[Collected data]
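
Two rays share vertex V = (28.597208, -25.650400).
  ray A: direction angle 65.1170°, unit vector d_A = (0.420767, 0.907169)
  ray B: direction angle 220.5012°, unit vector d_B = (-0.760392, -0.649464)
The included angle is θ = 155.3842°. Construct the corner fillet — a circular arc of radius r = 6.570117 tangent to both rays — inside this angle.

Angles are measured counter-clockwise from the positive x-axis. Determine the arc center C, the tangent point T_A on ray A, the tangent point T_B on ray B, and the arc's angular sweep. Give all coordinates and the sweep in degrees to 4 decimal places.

bisector direction at 142.8091° = (-0.796626,0.604473)
center distance |VC| = r/sin(θ/2) = 6.570117/sin(77.6921°) = 6.724676
C = V + |VC|·bis = (23.2402,-21.5855)
T_A = V + ((C−V)·d_A)·d_A = V + 1.4335·d_A = (29.2004,-24.3500)
T_B = V + ((C−V)·d_B)·d_B = V + 1.4335·d_B = (27.5072,-26.5814)
sweep = 180° − θ = 24.6158°

center=(23.2402,-21.5855) T_A=(29.2004,-24.3500) T_B=(27.5072,-26.5814) sweep=24.6158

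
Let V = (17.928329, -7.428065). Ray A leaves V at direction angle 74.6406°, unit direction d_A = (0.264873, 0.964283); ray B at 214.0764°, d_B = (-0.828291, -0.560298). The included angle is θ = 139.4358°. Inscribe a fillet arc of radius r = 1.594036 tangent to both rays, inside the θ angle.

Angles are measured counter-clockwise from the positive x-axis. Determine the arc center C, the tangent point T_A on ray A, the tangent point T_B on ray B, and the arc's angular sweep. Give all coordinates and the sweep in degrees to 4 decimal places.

bisector direction at 144.3585° = (-0.812679,0.582712)
center distance |VC| = r/sin(θ/2) = 1.594036/sin(69.7179°) = 1.699404
C = V + |VC|·bis = (16.5473,-6.4378)
T_A = V + ((C−V)·d_A)·d_A = V + 0.5891·d_A = (18.0844,-6.8600)
T_B = V + ((C−V)·d_B)·d_B = V + 0.5891·d_B = (17.4404,-7.7581)
sweep = 180° − θ = 40.5642°

center=(16.5473,-6.4378) T_A=(18.0844,-6.8600) T_B=(17.4404,-7.7581) sweep=40.5642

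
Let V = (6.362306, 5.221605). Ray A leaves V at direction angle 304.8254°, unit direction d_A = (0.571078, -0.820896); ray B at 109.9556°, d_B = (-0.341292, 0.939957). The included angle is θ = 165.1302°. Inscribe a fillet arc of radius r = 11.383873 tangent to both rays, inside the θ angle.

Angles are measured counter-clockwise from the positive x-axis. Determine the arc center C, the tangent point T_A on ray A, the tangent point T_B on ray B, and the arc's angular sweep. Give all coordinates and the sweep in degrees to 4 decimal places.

center=(16.5557,10.5032) T_A=(7.2107,4.0021) T_B=(5.8553,6.6180) sweep=14.8698

bisector direction at 27.3905° = (0.887892,0.460053)
center distance |VC| = r/sin(θ/2) = 11.383873/sin(82.5651°) = 11.480394
C = V + |VC|·bis = (16.5557,10.5032)
T_A = V + ((C−V)·d_A)·d_A = V + 1.4856·d_A = (7.2107,4.0021)
T_B = V + ((C−V)·d_B)·d_B = V + 1.4856·d_B = (5.8553,6.6180)
sweep = 180° − θ = 14.8698°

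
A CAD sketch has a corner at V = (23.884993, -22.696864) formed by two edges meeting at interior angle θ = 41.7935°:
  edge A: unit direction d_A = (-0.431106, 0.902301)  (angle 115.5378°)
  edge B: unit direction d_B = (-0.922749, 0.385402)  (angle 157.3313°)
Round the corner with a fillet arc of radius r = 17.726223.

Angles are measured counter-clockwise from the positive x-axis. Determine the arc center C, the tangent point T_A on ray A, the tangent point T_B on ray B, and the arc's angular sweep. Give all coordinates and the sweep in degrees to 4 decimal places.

bisector direction at 136.4346° = (-0.724588,0.689183)
center distance |VC| = r/sin(θ/2) = 17.726223/sin(20.8968°) = 49.697135
C = V + |VC|·bis = (-12.1249,11.5535)
T_A = V + ((C−V)·d_A)·d_A = V + 46.4283·d_A = (3.8695,19.1954)
T_B = V + ((C−V)·d_B)·d_B = V + 46.4283·d_B = (-18.9567,-4.8033)
sweep = 180° − θ = 138.2065°

center=(-12.1249,11.5535) T_A=(3.8695,19.1954) T_B=(-18.9567,-4.8033) sweep=138.2065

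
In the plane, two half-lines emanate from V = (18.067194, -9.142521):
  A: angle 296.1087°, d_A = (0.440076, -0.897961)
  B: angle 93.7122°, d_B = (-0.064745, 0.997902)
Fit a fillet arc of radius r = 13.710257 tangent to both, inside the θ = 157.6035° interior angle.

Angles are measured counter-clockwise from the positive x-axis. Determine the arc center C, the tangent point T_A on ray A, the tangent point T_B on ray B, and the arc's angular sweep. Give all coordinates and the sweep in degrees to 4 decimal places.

center=(31.5730,-5.5463) T_A=(19.2617,-11.5798) T_B=(17.8915,-6.4339) sweep=22.3965

bisector direction at 14.9104° = (0.966329,0.257309)
center distance |VC| = r/sin(θ/2) = 13.710257/sin(78.8017°) = 13.976352
C = V + |VC|·bis = (31.5730,-5.5463)
T_A = V + ((C−V)·d_A)·d_A = V + 2.7143·d_A = (19.2617,-11.5798)
T_B = V + ((C−V)·d_B)·d_B = V + 2.7143·d_B = (17.8915,-6.4339)
sweep = 180° − θ = 22.3965°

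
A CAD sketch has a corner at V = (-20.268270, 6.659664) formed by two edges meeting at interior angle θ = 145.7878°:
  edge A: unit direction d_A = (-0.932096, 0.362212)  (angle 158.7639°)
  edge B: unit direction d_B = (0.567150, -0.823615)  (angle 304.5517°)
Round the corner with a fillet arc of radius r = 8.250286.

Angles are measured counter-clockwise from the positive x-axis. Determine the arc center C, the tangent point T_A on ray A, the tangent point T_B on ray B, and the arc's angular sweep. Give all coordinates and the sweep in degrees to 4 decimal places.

bisector direction at 231.6578° = (-0.620357,-0.784320)
center distance |VC| = r/sin(θ/2) = 8.250286/sin(72.8939°) = 8.632158
C = V + |VC|·bis = (-25.6233,-0.1107)
T_A = V + ((C−V)·d_A)·d_A = V + 2.5391·d_A = (-22.6349,7.5793)
T_B = V + ((C−V)·d_B)·d_B = V + 2.5391·d_B = (-18.8282,4.5684)
sweep = 180° − θ = 34.2122°

center=(-25.6233,-0.1107) T_A=(-22.6349,7.5793) T_B=(-18.8282,4.5684) sweep=34.2122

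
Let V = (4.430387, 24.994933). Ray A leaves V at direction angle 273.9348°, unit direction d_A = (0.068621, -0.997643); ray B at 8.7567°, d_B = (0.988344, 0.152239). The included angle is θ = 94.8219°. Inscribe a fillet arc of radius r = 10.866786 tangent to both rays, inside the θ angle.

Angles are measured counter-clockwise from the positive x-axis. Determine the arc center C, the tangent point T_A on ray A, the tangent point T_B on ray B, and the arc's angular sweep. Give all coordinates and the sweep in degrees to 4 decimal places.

center=(15.9570,15.7755) T_A=(5.1158,15.0298) T_B=(14.3026,26.5156) sweep=85.1781

bisector direction at 321.3458° = (0.780929,-0.624619)
center distance |VC| = r/sin(θ/2) = 10.866786/sin(47.4109°) = 14.760114
C = V + |VC|·bis = (15.9570,15.7755)
T_A = V + ((C−V)·d_A)·d_A = V + 9.9887·d_A = (5.1158,15.0298)
T_B = V + ((C−V)·d_B)·d_B = V + 9.9887·d_B = (14.3026,26.5156)
sweep = 180° − θ = 85.1781°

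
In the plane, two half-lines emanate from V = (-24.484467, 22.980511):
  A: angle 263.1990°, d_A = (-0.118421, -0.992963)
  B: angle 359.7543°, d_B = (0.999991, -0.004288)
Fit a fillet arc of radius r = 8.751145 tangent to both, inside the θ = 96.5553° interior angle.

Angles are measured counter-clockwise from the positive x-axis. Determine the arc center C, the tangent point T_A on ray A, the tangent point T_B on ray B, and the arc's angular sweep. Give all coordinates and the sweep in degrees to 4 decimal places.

center=(-16.7190,14.1960) T_A=(-25.4085,15.2323) T_B=(-16.6814,22.9470) sweep=83.4447

bisector direction at 311.4767° = (0.662315,-0.749226)
center distance |VC| = r/sin(θ/2) = 8.751145/sin(48.2777°) = 11.724806
C = V + |VC|·bis = (-16.7190,14.1960)
T_A = V + ((C−V)·d_A)·d_A = V + 7.8031·d_A = (-25.4085,15.2323)
T_B = V + ((C−V)·d_B)·d_B = V + 7.8031·d_B = (-16.6814,22.9470)
sweep = 180° − θ = 83.4447°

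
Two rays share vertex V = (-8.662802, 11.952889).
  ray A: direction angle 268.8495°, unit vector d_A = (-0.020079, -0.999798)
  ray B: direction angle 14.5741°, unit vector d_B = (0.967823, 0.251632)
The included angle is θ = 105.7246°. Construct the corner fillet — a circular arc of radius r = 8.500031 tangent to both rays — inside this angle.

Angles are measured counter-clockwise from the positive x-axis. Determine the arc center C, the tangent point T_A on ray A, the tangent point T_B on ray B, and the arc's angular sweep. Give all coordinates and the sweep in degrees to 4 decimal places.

bisector direction at 321.7118° = (0.784904,-0.619617)
center distance |VC| = r/sin(θ/2) = 8.500031/sin(52.8623°) = 10.662533
C = V + |VC|·bis = (-0.2937,5.3462)
T_A = V + ((C−V)·d_A)·d_A = V + 6.4373·d_A = (-8.7921,5.5169)
T_B = V + ((C−V)·d_B)·d_B = V + 6.4373·d_B = (-2.4326,13.5727)
sweep = 180° − θ = 74.2754°

center=(-0.2937,5.3462) T_A=(-8.7921,5.5169) T_B=(-2.4326,13.5727) sweep=74.2754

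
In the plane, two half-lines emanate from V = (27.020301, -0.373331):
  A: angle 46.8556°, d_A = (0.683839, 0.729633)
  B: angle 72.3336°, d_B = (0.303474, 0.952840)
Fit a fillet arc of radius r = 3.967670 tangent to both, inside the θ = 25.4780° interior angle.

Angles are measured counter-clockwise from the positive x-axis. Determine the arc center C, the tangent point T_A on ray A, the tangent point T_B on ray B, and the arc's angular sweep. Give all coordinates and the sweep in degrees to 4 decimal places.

center=(36.1269,15.1451) T_A=(39.0218,12.4319) T_B=(32.3463,16.3492) sweep=154.5220

bisector direction at 59.5946° = (0.506115,0.862466)
center distance |VC| = r/sin(θ/2) = 3.967670/sin(12.7390°) = 17.993138
C = V + |VC|·bis = (36.1269,15.1451)
T_A = V + ((C−V)·d_A)·d_A = V + 17.5502·d_A = (39.0218,12.4319)
T_B = V + ((C−V)·d_B)·d_B = V + 17.5502·d_B = (32.3463,16.3492)
sweep = 180° − θ = 154.5220°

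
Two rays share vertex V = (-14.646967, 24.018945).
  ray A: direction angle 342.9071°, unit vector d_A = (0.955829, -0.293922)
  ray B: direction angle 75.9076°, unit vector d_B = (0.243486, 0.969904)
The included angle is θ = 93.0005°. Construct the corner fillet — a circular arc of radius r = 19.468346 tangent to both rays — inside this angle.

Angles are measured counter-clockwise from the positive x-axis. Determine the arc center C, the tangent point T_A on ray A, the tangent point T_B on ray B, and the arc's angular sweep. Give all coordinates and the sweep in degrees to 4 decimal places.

center=(8.7338,37.1973) T_A=(3.0116,18.5889) T_B=(-10.1487,41.9375) sweep=86.9995

bisector direction at 29.4074° = (0.871151,0.491016)
center distance |VC| = r/sin(θ/2) = 19.468346/sin(46.5003°) = 26.838921
C = V + |VC|·bis = (8.7338,37.1973)
T_A = V + ((C−V)·d_A)·d_A = V + 18.4746·d_A = (3.0116,18.5889)
T_B = V + ((C−V)·d_B)·d_B = V + 18.4746·d_B = (-10.1487,41.9375)
sweep = 180° − θ = 86.9995°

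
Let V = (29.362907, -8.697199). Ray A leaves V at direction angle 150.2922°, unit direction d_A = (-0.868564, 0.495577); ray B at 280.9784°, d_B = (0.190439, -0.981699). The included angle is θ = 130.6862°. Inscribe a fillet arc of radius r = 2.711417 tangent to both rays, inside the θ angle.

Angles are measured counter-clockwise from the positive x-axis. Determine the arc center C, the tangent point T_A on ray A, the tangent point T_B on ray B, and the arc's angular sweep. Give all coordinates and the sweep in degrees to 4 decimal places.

bisector direction at 215.6353° = (-0.812742,-0.582624)
center distance |VC| = r/sin(θ/2) = 2.711417/sin(65.3431°) = 2.983440
C = V + |VC|·bis = (26.9381,-10.4354)
T_A = V + ((C−V)·d_A)·d_A = V + 1.2446·d_A = (28.2819,-8.0804)
T_B = V + ((C−V)·d_B)·d_B = V + 1.2446·d_B = (29.5999,-9.9191)
sweep = 180° − θ = 49.3138°

center=(26.9381,-10.4354) T_A=(28.2819,-8.0804) T_B=(29.5999,-9.9191) sweep=49.3138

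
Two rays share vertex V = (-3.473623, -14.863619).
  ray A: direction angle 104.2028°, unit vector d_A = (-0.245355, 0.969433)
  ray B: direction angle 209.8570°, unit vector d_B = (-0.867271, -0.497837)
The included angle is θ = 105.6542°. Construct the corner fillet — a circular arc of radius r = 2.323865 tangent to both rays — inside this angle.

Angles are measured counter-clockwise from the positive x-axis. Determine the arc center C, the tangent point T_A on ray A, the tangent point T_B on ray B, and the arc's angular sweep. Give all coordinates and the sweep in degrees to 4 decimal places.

center=(-6.1588,-13.7255) T_A=(-3.9060,-13.1553) T_B=(-5.0019,-15.7409) sweep=74.3458

bisector direction at 157.0299° = (-0.920709,0.390251)
center distance |VC| = r/sin(θ/2) = 2.323865/sin(52.8271°) = 2.916439
C = V + |VC|·bis = (-6.1588,-13.7255)
T_A = V + ((C−V)·d_A)·d_A = V + 1.7622·d_A = (-3.9060,-13.1553)
T_B = V + ((C−V)·d_B)·d_B = V + 1.7622·d_B = (-5.0019,-15.7409)
sweep = 180° − θ = 74.3458°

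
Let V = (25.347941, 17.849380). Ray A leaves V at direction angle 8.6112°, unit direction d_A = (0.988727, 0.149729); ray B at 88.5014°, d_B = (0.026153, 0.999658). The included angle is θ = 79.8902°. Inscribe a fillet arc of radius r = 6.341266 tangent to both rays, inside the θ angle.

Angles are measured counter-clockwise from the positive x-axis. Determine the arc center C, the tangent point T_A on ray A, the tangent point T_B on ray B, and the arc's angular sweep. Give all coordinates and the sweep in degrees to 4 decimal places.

bisector direction at 48.5563° = (0.661884,0.749606)
center distance |VC| = r/sin(θ/2) = 6.341266/sin(39.9451°) = 9.876541
C = V + |VC|·bis = (31.8851,25.2529)
T_A = V + ((C−V)·d_A)·d_A = V + 7.5719·d_A = (32.8345,18.9831)
T_B = V + ((C−V)·d_B)·d_B = V + 7.5719·d_B = (25.5460,25.4187)
sweep = 180° − θ = 100.1098°

center=(31.8851,25.2529) T_A=(32.8345,18.9831) T_B=(25.5460,25.4187) sweep=100.1098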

**Work to complete:** Start at the first line of the entries above. Set down each line exactly through the one with "ray B: direction angle 220.5012°, unit", and stop there.

**The completed task:**
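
Two rays share vertex V = (28.597208, -25.650400).
  ray A: direction angle 65.1170°, unit vector d_A = (0.420767, 0.907169)
  ray B: direction angle 220.5012°, unit vector d_B = (-0.760392, -0.649464)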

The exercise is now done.